- **What the exercise asks**
The lines wanted are those in the data below that include "handempty".

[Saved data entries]

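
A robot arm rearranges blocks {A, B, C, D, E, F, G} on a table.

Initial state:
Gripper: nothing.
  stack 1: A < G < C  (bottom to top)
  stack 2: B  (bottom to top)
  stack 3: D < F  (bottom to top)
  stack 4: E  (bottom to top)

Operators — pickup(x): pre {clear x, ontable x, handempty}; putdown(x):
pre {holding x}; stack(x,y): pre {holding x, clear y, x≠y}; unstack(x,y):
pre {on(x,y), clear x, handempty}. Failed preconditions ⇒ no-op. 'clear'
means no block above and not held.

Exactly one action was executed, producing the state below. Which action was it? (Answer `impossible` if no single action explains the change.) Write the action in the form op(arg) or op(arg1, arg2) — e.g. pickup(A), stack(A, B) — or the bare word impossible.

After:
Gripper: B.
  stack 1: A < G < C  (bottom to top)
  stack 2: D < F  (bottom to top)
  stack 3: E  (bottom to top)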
==
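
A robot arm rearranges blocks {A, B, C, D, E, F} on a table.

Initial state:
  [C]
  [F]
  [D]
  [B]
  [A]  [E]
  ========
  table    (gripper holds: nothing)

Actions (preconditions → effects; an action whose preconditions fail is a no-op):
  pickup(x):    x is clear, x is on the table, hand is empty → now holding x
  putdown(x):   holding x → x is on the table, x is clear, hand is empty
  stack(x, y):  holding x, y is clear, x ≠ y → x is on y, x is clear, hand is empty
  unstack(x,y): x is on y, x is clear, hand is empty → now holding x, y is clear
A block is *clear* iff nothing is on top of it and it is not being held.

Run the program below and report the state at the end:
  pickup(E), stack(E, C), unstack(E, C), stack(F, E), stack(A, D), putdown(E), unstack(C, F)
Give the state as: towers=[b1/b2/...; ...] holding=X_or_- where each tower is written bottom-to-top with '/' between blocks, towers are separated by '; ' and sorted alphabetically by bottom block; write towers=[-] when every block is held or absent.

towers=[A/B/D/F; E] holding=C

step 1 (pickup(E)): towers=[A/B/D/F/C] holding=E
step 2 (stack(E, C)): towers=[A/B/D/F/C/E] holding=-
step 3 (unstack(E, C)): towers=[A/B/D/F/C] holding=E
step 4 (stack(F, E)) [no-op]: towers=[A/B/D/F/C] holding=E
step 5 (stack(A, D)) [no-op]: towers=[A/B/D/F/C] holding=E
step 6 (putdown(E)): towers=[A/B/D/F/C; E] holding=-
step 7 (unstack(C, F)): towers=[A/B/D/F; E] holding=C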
...
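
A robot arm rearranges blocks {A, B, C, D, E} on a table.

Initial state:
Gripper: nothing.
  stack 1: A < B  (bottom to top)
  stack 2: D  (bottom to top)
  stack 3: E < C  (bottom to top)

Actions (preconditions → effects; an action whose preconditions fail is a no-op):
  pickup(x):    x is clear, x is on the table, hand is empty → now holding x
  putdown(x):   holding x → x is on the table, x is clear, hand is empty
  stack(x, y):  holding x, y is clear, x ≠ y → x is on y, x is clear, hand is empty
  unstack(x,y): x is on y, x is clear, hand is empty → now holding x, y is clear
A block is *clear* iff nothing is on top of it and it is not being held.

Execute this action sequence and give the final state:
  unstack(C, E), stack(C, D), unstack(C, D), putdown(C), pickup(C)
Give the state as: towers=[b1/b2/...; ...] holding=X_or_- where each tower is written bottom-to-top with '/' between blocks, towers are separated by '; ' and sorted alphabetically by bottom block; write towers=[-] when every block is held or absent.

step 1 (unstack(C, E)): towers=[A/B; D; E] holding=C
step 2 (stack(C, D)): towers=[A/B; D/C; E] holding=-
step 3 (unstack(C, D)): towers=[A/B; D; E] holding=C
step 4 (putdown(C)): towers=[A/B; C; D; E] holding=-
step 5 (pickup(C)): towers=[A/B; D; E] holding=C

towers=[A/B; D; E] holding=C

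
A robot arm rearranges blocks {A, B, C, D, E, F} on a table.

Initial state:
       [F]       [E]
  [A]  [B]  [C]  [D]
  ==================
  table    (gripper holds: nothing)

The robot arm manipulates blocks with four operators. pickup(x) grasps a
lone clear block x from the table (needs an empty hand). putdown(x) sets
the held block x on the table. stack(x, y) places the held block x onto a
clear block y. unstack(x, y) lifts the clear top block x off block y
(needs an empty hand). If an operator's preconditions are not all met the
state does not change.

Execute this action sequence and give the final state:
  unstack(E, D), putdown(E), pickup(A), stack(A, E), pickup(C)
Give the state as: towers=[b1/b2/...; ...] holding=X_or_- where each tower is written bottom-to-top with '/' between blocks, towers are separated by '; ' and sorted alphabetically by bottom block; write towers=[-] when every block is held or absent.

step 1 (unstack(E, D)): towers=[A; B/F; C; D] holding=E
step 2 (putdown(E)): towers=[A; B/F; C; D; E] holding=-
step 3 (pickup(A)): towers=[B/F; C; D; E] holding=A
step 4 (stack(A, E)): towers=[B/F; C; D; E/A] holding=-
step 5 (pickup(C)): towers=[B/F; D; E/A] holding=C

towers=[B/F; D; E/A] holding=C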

- **Solution to the problem**
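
Operators — pickup(x): pre {clear x, ontable x, handempty}; putdown(x):
pre {on(x,y), clear x, handempty}. Failed preconditions ⇒ no-op. 'clear'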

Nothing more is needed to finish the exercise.